__EXERCISE DIRECTIONS__:
Give the line containing "Conventions: Take counter-clockwise" again, exactly, along with all later lines of the entries, through the last one.

Dataset entries
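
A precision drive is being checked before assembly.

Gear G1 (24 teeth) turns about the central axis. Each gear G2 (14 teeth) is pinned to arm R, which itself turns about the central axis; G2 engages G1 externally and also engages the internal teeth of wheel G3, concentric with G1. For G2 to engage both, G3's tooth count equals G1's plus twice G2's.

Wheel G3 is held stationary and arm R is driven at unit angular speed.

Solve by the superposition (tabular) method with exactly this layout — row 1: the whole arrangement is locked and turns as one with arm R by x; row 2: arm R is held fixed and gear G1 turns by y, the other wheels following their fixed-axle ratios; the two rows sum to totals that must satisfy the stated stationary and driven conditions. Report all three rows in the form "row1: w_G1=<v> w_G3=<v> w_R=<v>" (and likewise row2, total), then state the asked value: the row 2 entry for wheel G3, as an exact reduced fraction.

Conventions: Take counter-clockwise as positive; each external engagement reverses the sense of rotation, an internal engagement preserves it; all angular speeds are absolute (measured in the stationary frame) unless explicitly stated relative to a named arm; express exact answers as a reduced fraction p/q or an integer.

row1: w_G1=1 w_G3=1 w_R=1
row2: w_G1=13/6 w_G3=-1 w_R=0
total: w_G1=19/6 w_G3=0 w_R=1
asked value: -1

class = planetary set [G3 = 24+2·14 = 52; Willis about the carrier]
row 1: whole set turns with the arm by x
row 2 (arm held, sun turns y): ω_ring = −(24/52)·y, ω_arm = 0
boundary: total ω_ring = x − (24/52)·y = 0 and total ω_arm = x = 1  ⇒  y = 13/6, x = 1
row 2 ring = −(24/52)·13/6 = -1
totals (row 1 + row 2): sun 1 + 13/6 = 19/6, ring 1 + (-1) = 0, arm 1 + 0 = 1
asked cell (row2, ring) = -1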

__ANSWER SECTION__:
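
Conventions: Take counter-clockwise as positive; each external engagement reverses the sense of rotation, an internal engagement preserves it; all angular speeds are absolute (measured in the stationary frame) unless explicitly stated relative to a named arm; express exact answers as a reduced fraction p/q or an integer.

row1: w_G1=1 w_G3=1 w_R=1
row2: w_G1=13/6 w_G3=-1 w_R=0
total: w_G1=19/6 w_G3=0 w_R=1
asked value: -1

class = planetary set [G3 = 24+2·14 = 52; Willis about the carrier]
row 1: whole set turns with the arm by x
row 2 (arm held, sun turns y): ω_ring = −(24/52)·y, ω_arm = 0
boundary: total ω_ring = x − (24/52)·y = 0 and total ω_arm = x = 1  ⇒  y = 13/6, x = 1
row 2 ring = −(24/52)·13/6 = -1
totals (row 1 + row 2): sun 1 + 13/6 = 19/6, ring 1 + (-1) = 0, arm 1 + 0 = 1
asked cell (row2, ring) = -1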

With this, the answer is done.